(Work order):
When you reach the listing, restate it word for word, leaving nothing out.

(Data section):
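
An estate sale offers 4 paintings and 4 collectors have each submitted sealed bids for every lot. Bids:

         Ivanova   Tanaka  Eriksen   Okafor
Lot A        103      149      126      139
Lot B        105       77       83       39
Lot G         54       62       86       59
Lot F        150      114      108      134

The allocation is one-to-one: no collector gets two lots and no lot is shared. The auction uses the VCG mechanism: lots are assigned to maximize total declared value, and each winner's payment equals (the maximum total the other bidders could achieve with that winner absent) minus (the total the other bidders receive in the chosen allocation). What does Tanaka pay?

Efficient allocation: Ivanova→Lot B ($105), Tanaka→Lot A ($149), Eriksen→Lot G ($86), Okafor→Lot F ($134); total welfare W = $474.
Tanaka receives Lot A at value $149, so the others get W − 149 = $325.
Without Tanaka: best allocation of the remaining 3 bidders over all 4 lots is Ivanova→Lot F ($150), Eriksen→Lot G ($86), Okafor→Lot A ($139), total $375.
VCG payment = (others' best without Tanaka) − (others' welfare with Tanaka) = 375 − 325 = $50.

Tanaka pays $50.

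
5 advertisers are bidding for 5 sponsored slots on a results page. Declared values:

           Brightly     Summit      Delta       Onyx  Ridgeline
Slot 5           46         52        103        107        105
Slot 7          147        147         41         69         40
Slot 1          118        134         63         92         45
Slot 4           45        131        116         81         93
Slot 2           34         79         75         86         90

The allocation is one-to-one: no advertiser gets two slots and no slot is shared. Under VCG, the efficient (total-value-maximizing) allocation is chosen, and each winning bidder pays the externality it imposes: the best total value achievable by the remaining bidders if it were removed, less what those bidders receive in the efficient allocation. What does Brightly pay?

Brightly pays $13.

Efficient allocation: Brightly→Slot 7 ($147), Summit→Slot 1 ($134), Delta→Slot 4 ($116), Onyx→Slot 5 ($107), Ridgeline→Slot 2 ($90); total welfare W = $594.
Brightly receives Slot 7 at value $147, so the others get W − 147 = $447.
Without Brightly: best allocation of the remaining 4 bidders over all 5 slots is Summit→Slot 7 ($147), Delta→Slot 4 ($116), Onyx→Slot 5 ($107), Ridgeline→Slot 2 ($90), total $460.
VCG payment = (others' best without Brightly) − (others' welfare with Brightly) = 460 − 447 = $13.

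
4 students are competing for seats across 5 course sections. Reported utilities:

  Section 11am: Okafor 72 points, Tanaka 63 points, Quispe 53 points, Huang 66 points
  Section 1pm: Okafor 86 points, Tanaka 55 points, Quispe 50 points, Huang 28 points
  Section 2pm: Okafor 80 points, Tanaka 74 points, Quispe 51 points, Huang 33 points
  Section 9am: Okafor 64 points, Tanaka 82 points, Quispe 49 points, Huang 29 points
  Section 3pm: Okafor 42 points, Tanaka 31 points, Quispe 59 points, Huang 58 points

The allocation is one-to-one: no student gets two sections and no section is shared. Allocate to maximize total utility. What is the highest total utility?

This is a one-to-one assignment (maximum-weight bipartite matching).
Optimal: Okafor→Section 1pm (86 points), Tanaka→Section 9am (82 points), Quispe→Section 3pm (59 points), Huang→Section 11am (66 points) — total 86+82+59+66 = 293 points.
Column-greedy (each section in turn goes to its best remaining student) gives 207 points, worse by 86.
Next-best assignment: Okafor→Section 2pm, Tanaka→Section 9am, Quispe→Section 3pm, Huang→Section 11am = 287 points.
No other one-to-one assignment exceeds 293 points.

Max total: 293 points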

(Response to this task):
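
An estate sale offers 4 paintings and 4 collectors have each submitted sealed bids for every lot. Bids:

         Ivanova   Tanaka  Eriksen   Okafor
Lot A        103      149      126      139
Lot B        105       77       83       39
Lot G         54       62       86       59
Lot F        150      114      108      134

The allocation is one-to-one: no collector gets two lots and no lot is shared. The auction uses the VCG mechanism: lots are assigned to maximize total declared value, and each winner's payment equals (the maximum total the other bidders could achieve with that winner absent) minus (the total the other bidders receive in the chosen allocation). What does Tanaka pay?

Efficient allocation: Ivanova→Lot B ($105), Tanaka→Lot A ($149), Eriksen→Lot G ($86), Okafor→Lot F ($134); total welfare W = $474.
Tanaka receives Lot A at value $149, so the others get W − 149 = $325.
Without Tanaka: best allocation of the remaining 3 bidders over all 4 lots is Ivanova→Lot F ($150), Eriksen→Lot G ($86), Okafor→Lot A ($139), total $375.
VCG payment = (others' best without Tanaka) − (others' welfare with Tanaka) = 375 − 325 = $50.

Tanaka pays $50.

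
5 advertisers are bidding for 5 sponsored slots on a results page. Declared values:

           Brightly     Summit      Delta       Onyx  Ridgeline
Slot 5           46         52        103        107        105
Slot 7          147        147         41         69         40
Slot 1          118        134         63         92         45
Slot 4           45        131        116         81         93
Slot 2           34         79         75         86         90

The allocation is one-to-one: no advertiser gets two slots and no slot is shared. Under VCG, the efficient (total-value-maximizing) allocation is chosen, and each winning bidder pays the externality it imposes: the best total value achievable by the remaining bidders if it were removed, less what those bidders receive in the efficient allocation. What does Brightly pay?

Brightly pays $13.

Efficient allocation: Brightly→Slot 7 ($147), Summit→Slot 1 ($134), Delta→Slot 4 ($116), Onyx→Slot 5 ($107), Ridgeline→Slot 2 ($90); total welfare W = $594.
Brightly receives Slot 7 at value $147, so the others get W − 147 = $447.
Without Brightly: best allocation of the remaining 4 bidders over all 5 slots is Summit→Slot 7 ($147), Delta→Slot 4 ($116), Onyx→Slot 5 ($107), Ridgeline→Slot 2 ($90), total $460.
VCG payment = (others' best without Brightly) − (others' welfare with Brightly) = 460 − 447 = $13.

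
4 students are competing for seats across 5 course sections. Reported utilities:

  Section 11am: Okafor 72 points, Tanaka 63 points, Quispe 53 points, Huang 66 points
  Section 1pm: Okafor 86 points, Tanaka 55 points, Quispe 50 points, Huang 28 points
  Section 2pm: Okafor 80 points, Tanaka 74 points, Quispe 51 points, Huang 33 points
  Section 9am: Okafor 64 points, Tanaka 82 points, Quispe 49 points, Huang 29 points
  Section 3pm: Okafor 42 points, Tanaka 31 points, Quispe 59 points, Huang 58 points

The allocation is one-to-one: no student gets two sections and no section is shared. Allocate to maximize total utility. What is the highest total utility?

This is a one-to-one assignment (maximum-weight bipartite matching).
Optimal: Okafor→Section 1pm (86 points), Tanaka→Section 9am (82 points), Quispe→Section 3pm (59 points), Huang→Section 11am (66 points) — total 86+82+59+66 = 293 points.
Column-greedy (each section in turn goes to its best remaining student) gives 207 points, worse by 86.
Next-best assignment: Okafor→Section 2pm, Tanaka→Section 9am, Quispe→Section 3pm, Huang→Section 11am = 287 points.
No other one-to-one assignment exceeds 293 points.

Max total: 293 points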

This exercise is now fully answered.